▸ Goal of the exercise
With the line containing "Suppose variance of" as the start and the line containing "The distribution of T" as the end, transcribe that span of the entries below exactly, including both.

▸ Source data
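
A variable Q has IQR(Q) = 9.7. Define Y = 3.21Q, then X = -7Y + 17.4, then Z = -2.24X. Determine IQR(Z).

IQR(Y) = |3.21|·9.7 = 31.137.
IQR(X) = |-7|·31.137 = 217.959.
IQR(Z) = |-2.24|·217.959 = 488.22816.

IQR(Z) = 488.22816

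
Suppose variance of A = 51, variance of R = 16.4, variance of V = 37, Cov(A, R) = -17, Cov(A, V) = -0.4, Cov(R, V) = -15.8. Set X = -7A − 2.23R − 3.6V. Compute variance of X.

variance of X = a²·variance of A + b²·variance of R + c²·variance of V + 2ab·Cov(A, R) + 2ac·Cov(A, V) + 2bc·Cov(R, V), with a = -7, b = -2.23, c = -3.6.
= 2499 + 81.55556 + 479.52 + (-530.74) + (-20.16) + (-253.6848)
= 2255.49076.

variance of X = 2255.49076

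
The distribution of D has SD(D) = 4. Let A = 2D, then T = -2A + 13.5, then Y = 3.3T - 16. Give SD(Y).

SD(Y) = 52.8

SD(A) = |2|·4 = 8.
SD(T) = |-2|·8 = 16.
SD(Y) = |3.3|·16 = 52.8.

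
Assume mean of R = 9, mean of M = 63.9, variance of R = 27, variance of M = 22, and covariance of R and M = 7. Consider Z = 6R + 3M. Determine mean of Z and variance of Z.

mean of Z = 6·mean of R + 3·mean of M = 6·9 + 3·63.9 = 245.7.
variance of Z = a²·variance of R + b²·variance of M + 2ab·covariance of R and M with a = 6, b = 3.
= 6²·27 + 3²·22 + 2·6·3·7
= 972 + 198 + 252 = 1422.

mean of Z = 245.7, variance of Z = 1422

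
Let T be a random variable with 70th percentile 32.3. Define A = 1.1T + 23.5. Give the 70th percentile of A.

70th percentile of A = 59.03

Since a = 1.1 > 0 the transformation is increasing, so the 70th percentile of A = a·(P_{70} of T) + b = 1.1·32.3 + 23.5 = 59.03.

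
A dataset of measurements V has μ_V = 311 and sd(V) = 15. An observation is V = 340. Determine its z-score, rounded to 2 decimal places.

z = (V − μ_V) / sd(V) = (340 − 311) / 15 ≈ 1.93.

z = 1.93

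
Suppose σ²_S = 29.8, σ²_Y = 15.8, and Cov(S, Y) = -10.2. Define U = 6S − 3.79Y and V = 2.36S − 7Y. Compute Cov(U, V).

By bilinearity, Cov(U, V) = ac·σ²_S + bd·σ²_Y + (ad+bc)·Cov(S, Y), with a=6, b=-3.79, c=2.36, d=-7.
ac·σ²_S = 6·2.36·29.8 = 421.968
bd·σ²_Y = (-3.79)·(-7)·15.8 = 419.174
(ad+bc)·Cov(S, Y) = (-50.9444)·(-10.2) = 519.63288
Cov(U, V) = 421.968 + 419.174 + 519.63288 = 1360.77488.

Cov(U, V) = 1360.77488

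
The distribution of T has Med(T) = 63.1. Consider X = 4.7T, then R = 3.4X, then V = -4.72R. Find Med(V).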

...

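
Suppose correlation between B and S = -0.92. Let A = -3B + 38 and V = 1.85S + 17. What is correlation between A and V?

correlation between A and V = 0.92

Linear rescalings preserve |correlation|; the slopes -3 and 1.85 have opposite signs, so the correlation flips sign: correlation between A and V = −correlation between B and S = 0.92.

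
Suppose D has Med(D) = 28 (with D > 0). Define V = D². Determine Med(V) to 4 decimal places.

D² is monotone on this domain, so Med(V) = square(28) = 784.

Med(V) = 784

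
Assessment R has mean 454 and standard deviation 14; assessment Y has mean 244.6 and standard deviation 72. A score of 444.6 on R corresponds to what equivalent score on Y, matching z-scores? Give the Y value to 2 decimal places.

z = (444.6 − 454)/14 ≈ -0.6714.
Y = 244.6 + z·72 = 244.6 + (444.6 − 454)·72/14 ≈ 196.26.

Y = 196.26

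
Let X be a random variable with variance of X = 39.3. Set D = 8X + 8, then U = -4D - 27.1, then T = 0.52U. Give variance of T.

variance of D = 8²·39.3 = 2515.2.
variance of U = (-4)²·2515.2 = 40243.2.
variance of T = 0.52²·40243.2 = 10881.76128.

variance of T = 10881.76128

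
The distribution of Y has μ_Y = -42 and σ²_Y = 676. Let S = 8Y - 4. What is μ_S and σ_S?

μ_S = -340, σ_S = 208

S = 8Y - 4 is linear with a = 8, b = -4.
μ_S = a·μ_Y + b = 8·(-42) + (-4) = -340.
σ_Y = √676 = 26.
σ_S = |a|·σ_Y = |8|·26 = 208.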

▸ Task response
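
Suppose variance of A = 51, variance of R = 16.4, variance of V = 37, Cov(A, R) = -17, Cov(A, V) = -0.4, Cov(R, V) = -15.8. Set X = -7A − 2.23R − 3.6V. Compute variance of X.

variance of X = a²·variance of A + b²·variance of R + c²·variance of V + 2ab·Cov(A, R) + 2ac·Cov(A, V) + 2bc·Cov(R, V), with a = -7, b = -2.23, c = -3.6.
= 2499 + 81.55556 + 479.52 + (-530.74) + (-20.16) + (-253.6848)
= 2255.49076.

variance of X = 2255.49076

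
The distribution of D has SD(D) = 4. Let A = 2D, then T = -2A + 13.5, then Y = 3.3T - 16. Give SD(Y).

SD(Y) = 52.8

SD(A) = |2|·4 = 8.
SD(T) = |-2|·8 = 16.
SD(Y) = |3.3|·16 = 52.8.

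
Assume mean of R = 9, mean of M = 63.9, variance of R = 27, variance of M = 22, and covariance of R and M = 7. Consider Z = 6R + 3M. Determine mean of Z and variance of Z.

mean of Z = 6·mean of R + 3·mean of M = 6·9 + 3·63.9 = 245.7.
variance of Z = a²·variance of R + b²·variance of M + 2ab·covariance of R and M with a = 6, b = 3.
= 6²·27 + 3²·22 + 2·6·3·7
= 972 + 198 + 252 = 1422.

mean of Z = 245.7, variance of Z = 1422

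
Let T be a random variable with 70th percentile 32.3. Define A = 1.1T + 23.5. Give the 70th percentile of A.

70th percentile of A = 59.03

Since a = 1.1 > 0 the transformation is increasing, so the 70th percentile of A = a·(P_{70} of T) + b = 1.1·32.3 + 23.5 = 59.03.

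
A dataset of measurements V has μ_V = 311 and sd(V) = 15. An observation is V = 340. Determine its z-score, rounded to 2 decimal places.

z = (V − μ_V) / sd(V) = (340 − 311) / 15 ≈ 1.93.

z = 1.93

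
Suppose σ²_S = 29.8, σ²_Y = 15.8, and Cov(S, Y) = -10.2. Define U = 6S − 3.79Y and V = 2.36S − 7Y. Compute Cov(U, V).

By bilinearity, Cov(U, V) = ac·σ²_S + bd·σ²_Y + (ad+bc)·Cov(S, Y), with a=6, b=-3.79, c=2.36, d=-7.
ac·σ²_S = 6·2.36·29.8 = 421.968
bd·σ²_Y = (-3.79)·(-7)·15.8 = 419.174
(ad+bc)·Cov(S, Y) = (-50.9444)·(-10.2) = 519.63288
Cov(U, V) = 421.968 + 419.174 + 519.63288 = 1360.77488.

Cov(U, V) = 1360.77488

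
The distribution of T has Med(T) = 63.1. Consider X = 4.7T, then R = 3.4X, then V = -4.72R. Find Med(V).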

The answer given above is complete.